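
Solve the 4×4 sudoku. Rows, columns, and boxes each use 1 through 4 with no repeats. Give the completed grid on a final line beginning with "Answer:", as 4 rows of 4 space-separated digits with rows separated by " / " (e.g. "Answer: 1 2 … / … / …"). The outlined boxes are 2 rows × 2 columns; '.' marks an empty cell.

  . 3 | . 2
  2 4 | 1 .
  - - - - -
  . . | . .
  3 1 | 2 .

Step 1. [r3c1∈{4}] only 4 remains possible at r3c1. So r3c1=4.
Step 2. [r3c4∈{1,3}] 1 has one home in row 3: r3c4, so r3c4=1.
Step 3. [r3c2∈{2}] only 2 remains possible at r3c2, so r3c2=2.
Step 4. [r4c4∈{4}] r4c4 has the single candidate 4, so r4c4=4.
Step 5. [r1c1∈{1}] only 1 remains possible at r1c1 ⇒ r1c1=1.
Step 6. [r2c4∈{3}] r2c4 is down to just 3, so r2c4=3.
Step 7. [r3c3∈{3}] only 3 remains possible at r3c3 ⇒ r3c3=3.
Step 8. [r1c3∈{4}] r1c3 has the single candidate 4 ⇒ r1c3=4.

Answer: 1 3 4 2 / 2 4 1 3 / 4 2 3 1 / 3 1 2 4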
════════════════
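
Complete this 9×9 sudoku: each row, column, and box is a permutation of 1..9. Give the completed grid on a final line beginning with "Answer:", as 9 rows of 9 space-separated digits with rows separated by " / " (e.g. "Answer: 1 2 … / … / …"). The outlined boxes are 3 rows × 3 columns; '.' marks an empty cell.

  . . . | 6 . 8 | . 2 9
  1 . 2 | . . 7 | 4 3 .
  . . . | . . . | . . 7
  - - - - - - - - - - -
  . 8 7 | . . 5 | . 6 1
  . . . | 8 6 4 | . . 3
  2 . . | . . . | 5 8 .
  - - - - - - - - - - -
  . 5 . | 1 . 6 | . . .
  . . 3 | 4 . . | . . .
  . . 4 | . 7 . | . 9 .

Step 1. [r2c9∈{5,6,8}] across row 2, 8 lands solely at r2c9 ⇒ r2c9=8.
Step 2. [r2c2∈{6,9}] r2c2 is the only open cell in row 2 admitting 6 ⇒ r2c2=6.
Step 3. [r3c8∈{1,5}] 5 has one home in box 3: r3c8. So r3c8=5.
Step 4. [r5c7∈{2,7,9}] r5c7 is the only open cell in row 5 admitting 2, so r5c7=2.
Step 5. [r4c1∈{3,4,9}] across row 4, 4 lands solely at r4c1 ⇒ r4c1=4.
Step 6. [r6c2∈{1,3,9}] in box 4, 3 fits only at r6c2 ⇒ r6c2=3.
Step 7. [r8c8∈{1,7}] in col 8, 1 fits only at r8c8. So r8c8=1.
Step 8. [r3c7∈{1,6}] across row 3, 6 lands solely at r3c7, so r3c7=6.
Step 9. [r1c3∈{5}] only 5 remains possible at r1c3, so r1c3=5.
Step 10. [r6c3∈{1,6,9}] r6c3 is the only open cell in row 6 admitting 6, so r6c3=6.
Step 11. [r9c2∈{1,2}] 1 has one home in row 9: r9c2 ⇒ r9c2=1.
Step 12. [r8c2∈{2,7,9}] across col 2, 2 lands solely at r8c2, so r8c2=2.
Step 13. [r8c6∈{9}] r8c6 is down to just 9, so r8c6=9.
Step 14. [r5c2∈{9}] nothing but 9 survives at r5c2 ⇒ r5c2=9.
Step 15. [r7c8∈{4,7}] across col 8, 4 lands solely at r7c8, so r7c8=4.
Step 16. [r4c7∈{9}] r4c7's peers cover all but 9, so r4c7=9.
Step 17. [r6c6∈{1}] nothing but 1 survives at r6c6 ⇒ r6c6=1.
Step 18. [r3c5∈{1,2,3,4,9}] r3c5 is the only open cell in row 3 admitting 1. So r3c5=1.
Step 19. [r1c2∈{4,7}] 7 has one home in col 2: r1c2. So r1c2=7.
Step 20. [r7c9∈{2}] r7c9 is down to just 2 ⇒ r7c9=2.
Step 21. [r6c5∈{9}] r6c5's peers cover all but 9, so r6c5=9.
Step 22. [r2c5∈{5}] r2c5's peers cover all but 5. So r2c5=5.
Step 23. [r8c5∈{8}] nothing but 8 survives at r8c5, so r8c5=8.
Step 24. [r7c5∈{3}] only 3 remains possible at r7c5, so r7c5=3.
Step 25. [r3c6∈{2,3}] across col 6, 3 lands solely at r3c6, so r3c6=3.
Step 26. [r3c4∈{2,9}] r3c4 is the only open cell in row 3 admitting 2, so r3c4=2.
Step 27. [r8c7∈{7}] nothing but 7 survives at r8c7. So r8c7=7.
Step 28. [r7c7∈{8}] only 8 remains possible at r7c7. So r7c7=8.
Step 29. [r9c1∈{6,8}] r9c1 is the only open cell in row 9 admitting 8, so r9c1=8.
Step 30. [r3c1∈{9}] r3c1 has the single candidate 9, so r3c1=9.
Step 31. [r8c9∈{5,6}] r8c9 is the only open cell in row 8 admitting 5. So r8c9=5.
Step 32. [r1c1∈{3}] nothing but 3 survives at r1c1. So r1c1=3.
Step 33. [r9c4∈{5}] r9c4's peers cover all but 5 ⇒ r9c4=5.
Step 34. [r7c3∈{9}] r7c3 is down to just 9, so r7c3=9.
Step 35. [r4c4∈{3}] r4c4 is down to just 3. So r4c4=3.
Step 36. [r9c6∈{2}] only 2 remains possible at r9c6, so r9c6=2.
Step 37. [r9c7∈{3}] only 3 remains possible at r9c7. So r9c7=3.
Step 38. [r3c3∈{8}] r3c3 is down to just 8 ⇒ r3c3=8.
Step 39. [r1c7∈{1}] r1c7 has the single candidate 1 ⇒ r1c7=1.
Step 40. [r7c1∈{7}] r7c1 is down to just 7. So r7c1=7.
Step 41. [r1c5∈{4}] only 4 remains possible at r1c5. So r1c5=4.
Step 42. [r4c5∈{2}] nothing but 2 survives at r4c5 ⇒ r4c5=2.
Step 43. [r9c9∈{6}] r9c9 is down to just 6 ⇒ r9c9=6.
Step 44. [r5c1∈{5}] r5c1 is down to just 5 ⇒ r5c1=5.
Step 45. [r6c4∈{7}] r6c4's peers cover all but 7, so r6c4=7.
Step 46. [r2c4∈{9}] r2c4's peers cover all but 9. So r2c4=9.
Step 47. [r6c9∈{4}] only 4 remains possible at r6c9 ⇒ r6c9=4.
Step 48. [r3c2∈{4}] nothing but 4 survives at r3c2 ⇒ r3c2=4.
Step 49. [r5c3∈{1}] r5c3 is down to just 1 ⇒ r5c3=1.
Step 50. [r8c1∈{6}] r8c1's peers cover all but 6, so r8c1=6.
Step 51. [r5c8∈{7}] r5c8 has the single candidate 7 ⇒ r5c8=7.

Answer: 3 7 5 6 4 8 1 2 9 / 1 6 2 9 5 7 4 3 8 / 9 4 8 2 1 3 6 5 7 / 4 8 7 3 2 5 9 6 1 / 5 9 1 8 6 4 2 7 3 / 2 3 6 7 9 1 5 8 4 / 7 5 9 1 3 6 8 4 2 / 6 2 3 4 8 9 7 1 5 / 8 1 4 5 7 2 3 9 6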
════════════════
What is expected:
Copy each line above containing the string "final".

Answer to the problem:
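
Solve the 4×4 sudoku. Rows, columns, and boxes each use 1 through 4 with no repeats. Give the completed grid on a final line beginning with "Answer:", as 4 rows of 4 space-separated digits with rows separated by " / " (e.g. "Answer: 1 2 … / … / …"). The outlined boxes are 2 rows × 2 columns; '.' marks an empty cell.
Complete this 9×9 sudoku: each row, column, and box is a permutation of 1..9. Give the completed grid on a final line beginning with "Answer:", as 9 rows of 9 space-separated digits with rows separated by " / " (e.g. "Answer: 1 2 … / … / …"). The outlined boxes are 3 rows × 3 columns; '.' marks an empty cell.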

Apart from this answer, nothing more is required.